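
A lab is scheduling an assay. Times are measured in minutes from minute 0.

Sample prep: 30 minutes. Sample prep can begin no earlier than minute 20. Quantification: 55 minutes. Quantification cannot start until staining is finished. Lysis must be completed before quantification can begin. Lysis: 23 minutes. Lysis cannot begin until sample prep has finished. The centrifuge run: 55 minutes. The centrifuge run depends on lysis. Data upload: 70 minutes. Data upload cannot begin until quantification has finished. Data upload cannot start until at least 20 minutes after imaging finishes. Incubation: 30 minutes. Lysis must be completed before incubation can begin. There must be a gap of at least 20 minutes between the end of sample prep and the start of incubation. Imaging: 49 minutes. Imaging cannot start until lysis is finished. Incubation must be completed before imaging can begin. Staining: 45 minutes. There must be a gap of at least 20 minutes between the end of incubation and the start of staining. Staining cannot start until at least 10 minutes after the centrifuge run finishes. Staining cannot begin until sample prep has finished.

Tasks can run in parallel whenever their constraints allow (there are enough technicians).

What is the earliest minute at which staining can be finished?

183

After its own release at minute 20, sample prep can start at minute 20 and finishes at minute 50.
Lysis cannot begin until sample prep (finishes minute 50). It runs from minute 50 to 50 + 23 = minute 73.
The centrifuge run cannot begin until lysis (finishes minute 73). It runs from minute 73 to 73 + 55 = minute 128.
Incubation cannot start until lysis (finishes minute 73); sample prep (finishes minute 50, plus 20-minute gap → minute 70). The controlling bound is minute 73, so incubation finishes at 73 + 30 = minute 103.
Staining needs all of incubation (finishes minute 103, plus 20-minute gap → minute 123); the centrifuge run (finishes minute 128, plus 10-minute gap → minute 138); sample prep (finishes minute 50). That puts its earliest start at minute 138; it finishes at 138 + 45 = minute 183.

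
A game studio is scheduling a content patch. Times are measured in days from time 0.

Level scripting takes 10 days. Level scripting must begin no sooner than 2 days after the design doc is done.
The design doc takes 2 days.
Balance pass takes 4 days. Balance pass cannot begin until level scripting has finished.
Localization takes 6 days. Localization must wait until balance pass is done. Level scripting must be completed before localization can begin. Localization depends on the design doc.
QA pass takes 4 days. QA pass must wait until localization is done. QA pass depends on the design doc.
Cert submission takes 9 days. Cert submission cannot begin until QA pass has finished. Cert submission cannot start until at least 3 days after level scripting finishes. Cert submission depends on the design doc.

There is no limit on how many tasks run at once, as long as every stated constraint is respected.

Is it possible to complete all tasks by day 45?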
==============================
**Exercise brief**
Copy down the material above exactly as it is.

**Output**
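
A lab is scheduling an assay. Times are measured in minutes from minute 0.

Sample prep: 30 minutes. Sample prep can begin no earlier than minute 20. Quantification: 55 minutes. Quantification cannot start until staining is finished. Lysis must be completed before quantification can begin. Lysis: 23 minutes. Lysis cannot begin until sample prep has finished. The centrifuge run: 55 minutes. The centrifuge run depends on lysis. Data upload: 70 minutes. Data upload cannot begin until quantification has finished. Data upload cannot start until at least 20 minutes after imaging finishes. Incubation: 30 minutes. Lysis must be completed before incubation can begin. There must be a gap of at least 20 minutes between the end of sample prep and the start of incubation. Imaging: 49 minutes. Imaging cannot start until lysis is finished. Incubation must be completed before imaging can begin. Staining: 45 minutes. There must be a gap of at least 20 minutes between the end of incubation and the start of staining. Staining cannot start until at least 10 minutes after the centrifuge run finishes. Staining cannot begin until sample prep has finished.

Tasks can run in parallel whenever their constraints allow (there are enough technicians).

What is the earliest minute at which staining can be finished?

183

After its own release at minute 20, sample prep can start at minute 20 and finishes at minute 50.
Lysis cannot begin until sample prep (finishes minute 50). It runs from minute 50 to 50 + 23 = minute 73.
The centrifuge run cannot begin until lysis (finishes minute 73). It runs from minute 73 to 73 + 55 = minute 128.
Incubation cannot start until lysis (finishes minute 73); sample prep (finishes minute 50, plus 20-minute gap → minute 70). The controlling bound is minute 73, so incubation finishes at 73 + 30 = minute 103.
Staining needs all of incubation (finishes minute 103, plus 20-minute gap → minute 123); the centrifuge run (finishes minute 128, plus 10-minute gap → minute 138); sample prep (finishes minute 50). That puts its earliest start at minute 138; it finishes at 138 + 45 = minute 183.

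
A game studio is scheduling a content patch. Times are measured in days from time 0.

Level scripting takes 10 days. Level scripting must begin no sooner than 2 days after the design doc is done.
The design doc takes 2 days.
Balance pass takes 4 days. Balance pass cannot begin until level scripting has finished.
Localization takes 6 days. Localization must wait until balance pass is done. Level scripting must be completed before localization can begin. Localization depends on the design doc.
QA pass takes 4 days. QA pass must wait until localization is done. QA pass depends on the design doc.
Cert submission takes 9 days. Cert submission cannot begin until QA pass has finished. Cert submission cannot start until at least 3 days after level scripting finishes. Cert submission depends on the design doc.

There is no limit on how many tasks run at once, as long as every stated constraint is respected.

Is it possible to complete all tasks by day 45?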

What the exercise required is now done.